> **Available records**:
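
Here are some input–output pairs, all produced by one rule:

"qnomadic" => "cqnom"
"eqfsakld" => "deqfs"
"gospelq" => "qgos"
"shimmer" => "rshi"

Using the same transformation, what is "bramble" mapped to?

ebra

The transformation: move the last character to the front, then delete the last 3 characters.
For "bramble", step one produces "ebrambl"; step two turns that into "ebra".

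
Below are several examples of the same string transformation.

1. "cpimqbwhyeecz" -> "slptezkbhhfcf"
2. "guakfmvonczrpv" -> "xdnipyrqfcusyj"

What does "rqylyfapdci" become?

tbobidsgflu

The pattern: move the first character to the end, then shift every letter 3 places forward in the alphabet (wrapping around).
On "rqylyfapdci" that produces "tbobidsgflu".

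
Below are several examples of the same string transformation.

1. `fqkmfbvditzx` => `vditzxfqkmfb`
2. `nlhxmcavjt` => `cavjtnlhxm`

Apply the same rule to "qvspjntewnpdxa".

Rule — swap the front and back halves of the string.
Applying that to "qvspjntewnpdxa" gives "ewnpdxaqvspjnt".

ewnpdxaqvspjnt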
==
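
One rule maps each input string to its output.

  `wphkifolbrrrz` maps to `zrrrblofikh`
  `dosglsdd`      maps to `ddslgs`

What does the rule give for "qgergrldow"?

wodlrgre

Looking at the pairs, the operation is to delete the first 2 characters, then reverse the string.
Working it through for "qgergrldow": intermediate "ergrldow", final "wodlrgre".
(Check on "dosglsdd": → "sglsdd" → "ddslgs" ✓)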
==
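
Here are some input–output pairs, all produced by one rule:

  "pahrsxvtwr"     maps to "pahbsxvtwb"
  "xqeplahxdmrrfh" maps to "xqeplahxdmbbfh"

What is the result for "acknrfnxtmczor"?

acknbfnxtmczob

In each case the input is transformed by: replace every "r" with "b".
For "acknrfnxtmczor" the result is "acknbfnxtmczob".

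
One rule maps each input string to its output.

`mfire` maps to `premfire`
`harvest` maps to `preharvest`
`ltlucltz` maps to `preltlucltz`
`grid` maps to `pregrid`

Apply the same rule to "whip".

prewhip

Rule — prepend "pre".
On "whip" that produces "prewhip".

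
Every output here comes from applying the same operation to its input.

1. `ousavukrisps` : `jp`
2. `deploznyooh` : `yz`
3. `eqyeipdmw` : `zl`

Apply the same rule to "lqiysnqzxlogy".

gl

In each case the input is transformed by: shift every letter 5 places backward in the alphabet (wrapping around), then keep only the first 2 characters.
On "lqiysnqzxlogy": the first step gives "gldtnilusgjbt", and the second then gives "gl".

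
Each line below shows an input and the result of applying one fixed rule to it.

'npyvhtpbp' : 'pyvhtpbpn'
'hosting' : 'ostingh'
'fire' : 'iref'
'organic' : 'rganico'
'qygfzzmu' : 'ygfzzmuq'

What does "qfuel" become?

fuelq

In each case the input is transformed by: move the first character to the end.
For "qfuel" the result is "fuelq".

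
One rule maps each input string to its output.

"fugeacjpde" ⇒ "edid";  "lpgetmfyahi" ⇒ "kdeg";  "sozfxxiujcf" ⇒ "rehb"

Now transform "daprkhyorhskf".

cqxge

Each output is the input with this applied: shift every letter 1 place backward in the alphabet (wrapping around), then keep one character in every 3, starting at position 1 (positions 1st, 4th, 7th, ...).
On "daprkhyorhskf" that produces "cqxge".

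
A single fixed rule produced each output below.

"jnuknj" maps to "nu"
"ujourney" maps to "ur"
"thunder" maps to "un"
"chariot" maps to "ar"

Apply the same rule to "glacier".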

> **Requirement**: Every line above that includes the string "fixed" needs to be copied.

> **Written solution**:
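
Each line below shows an input and the result of applying one fixed rule to it.
A single fixed rule produced each output below.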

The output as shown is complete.